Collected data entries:
-- Opening Marker --
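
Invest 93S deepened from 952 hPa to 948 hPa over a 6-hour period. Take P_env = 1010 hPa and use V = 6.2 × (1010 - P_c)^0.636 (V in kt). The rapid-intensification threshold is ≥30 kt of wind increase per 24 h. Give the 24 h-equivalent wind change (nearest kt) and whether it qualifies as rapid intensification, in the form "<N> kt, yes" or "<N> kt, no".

V₁: ΔP = 58, V ≈ 6.2 × 58^0.636 ≈ 82.02 kt.
V₂: ΔP = 62, V ≈ 6.2 × 62^0.636 ≈ 85.58 kt.
ΔV over 6 h = 3.56 kt → 24 h equivalent = 3.56 × 24/6 ≈ 14.24 kt.
14 kt < 30 kt ⇒ not rapid intensification.

14 kt, no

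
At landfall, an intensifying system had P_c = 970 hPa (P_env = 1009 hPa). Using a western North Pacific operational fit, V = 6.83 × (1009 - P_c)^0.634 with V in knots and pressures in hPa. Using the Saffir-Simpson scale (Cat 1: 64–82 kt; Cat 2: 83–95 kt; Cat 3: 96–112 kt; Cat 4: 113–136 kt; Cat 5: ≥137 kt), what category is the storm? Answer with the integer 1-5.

ΔP = 1009 − 970 = 39 hPa.
V ≈ 6.83 × 39^0.634 = 6.83 × 10.20 ≈ 70 kt.
70 kt falls in the Category 1 band.

1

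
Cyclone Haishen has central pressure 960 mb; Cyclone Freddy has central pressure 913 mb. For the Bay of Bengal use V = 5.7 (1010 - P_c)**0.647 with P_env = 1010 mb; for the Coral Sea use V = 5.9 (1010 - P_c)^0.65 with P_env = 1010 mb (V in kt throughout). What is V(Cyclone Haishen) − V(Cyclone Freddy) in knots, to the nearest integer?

-44 kt

Cyclone Haishen: ΔP = 50; V ≈ 5.7 × 50^0.647 ≈ 71.63 kt.
Cyclone Freddy: ΔP = 97; V ≈ 5.9 × 97^0.65 ≈ 115.41 kt.
Difference ≈ 71.63 − 115.41 = -43.78 → -44 kt.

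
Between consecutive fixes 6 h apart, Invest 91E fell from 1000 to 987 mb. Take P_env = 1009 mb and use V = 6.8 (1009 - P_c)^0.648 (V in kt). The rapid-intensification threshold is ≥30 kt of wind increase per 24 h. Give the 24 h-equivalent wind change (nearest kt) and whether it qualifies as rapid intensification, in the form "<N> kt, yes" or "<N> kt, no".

89 kt, yes

V₁: ΔP = 9, V ≈ 6.8 × 9^0.648 ≈ 28.24 kt.
V₂: ΔP = 22, V ≈ 6.8 × 22^0.648 ≈ 50.40 kt.
ΔV over 6 h = 22.16 kt → 24 h equivalent = 22.16 × 24/6 ≈ 88.64 kt.
89 kt ≥ 30 kt ⇒ rapid intensification.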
-- Closing Marker --
TASK DESCRIPTION:
Each line of the data is to be written out again exactly.

RESULT FOR THIS TASK:
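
Invest 93S deepened from 952 hPa to 948 hPa over a 6-hour period. Take P_env = 1010 hPa and use V = 6.2 × (1010 - P_c)^0.636 (V in kt). The rapid-intensification threshold is ≥30 kt of wind increase per 24 h. Give the 24 h-equivalent wind change (nearest kt) and whether it qualifies as rapid intensification, in the form "<N> kt, yes" or "<N> kt, no".

V₁: ΔP = 58, V ≈ 6.2 × 58^0.636 ≈ 82.02 kt.
V₂: ΔP = 62, V ≈ 6.2 × 62^0.636 ≈ 85.58 kt.
ΔV over 6 h = 3.56 kt → 24 h equivalent = 3.56 × 24/6 ≈ 14.24 kt.
14 kt < 30 kt ⇒ not rapid intensification.

14 kt, no

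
At landfall, an intensifying system had P_c = 970 hPa (P_env = 1009 hPa). Using a western North Pacific operational fit, V = 6.83 × (1009 - P_c)^0.634 with V in knots and pressures in hPa. Using the Saffir-Simpson scale (Cat 1: 64–82 kt; Cat 2: 83–95 kt; Cat 3: 96–112 kt; Cat 4: 113–136 kt; Cat 5: ≥137 kt), what category is the storm? Answer with the integer 1-5.

ΔP = 1009 − 970 = 39 hPa.
V ≈ 6.83 × 39^0.634 = 6.83 × 10.20 ≈ 70 kt.
70 kt falls in the Category 1 band.

1

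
Cyclone Haishen has central pressure 960 mb; Cyclone Freddy has central pressure 913 mb. For the Bay of Bengal use V = 5.7 (1010 - P_c)**0.647 with P_env = 1010 mb; for the Coral Sea use V = 5.9 (1010 - P_c)^0.65 with P_env = 1010 mb (V in kt throughout). What is V(Cyclone Haishen) − V(Cyclone Freddy) in knots, to the nearest integer?

-44 kt

Cyclone Haishen: ΔP = 50; V ≈ 5.7 × 50^0.647 ≈ 71.63 kt.
Cyclone Freddy: ΔP = 97; V ≈ 5.9 × 97^0.65 ≈ 115.41 kt.
Difference ≈ 71.63 − 115.41 = -43.78 → -44 kt.

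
Between consecutive fixes 6 h apart, Invest 91E fell from 1000 to 987 mb. Take P_env = 1009 mb and use V = 6.8 (1009 - P_c)^0.648 (V in kt). The rapid-intensification threshold is ≥30 kt of wind increase per 24 h. Give the 24 h-equivalent wind change (nearest kt) and whether it qualifies as rapid intensification, in the form "<N> kt, yes" or "<N> kt, no".

89 kt, yes

V₁: ΔP = 9, V ≈ 6.8 × 9^0.648 ≈ 28.24 kt.
V₂: ΔP = 22, V ≈ 6.8 × 22^0.648 ≈ 50.40 kt.
ΔV over 6 h = 22.16 kt → 24 h equivalent = 22.16 × 24/6 ≈ 88.64 kt.
89 kt ≥ 30 kt ⇒ rapid intensification.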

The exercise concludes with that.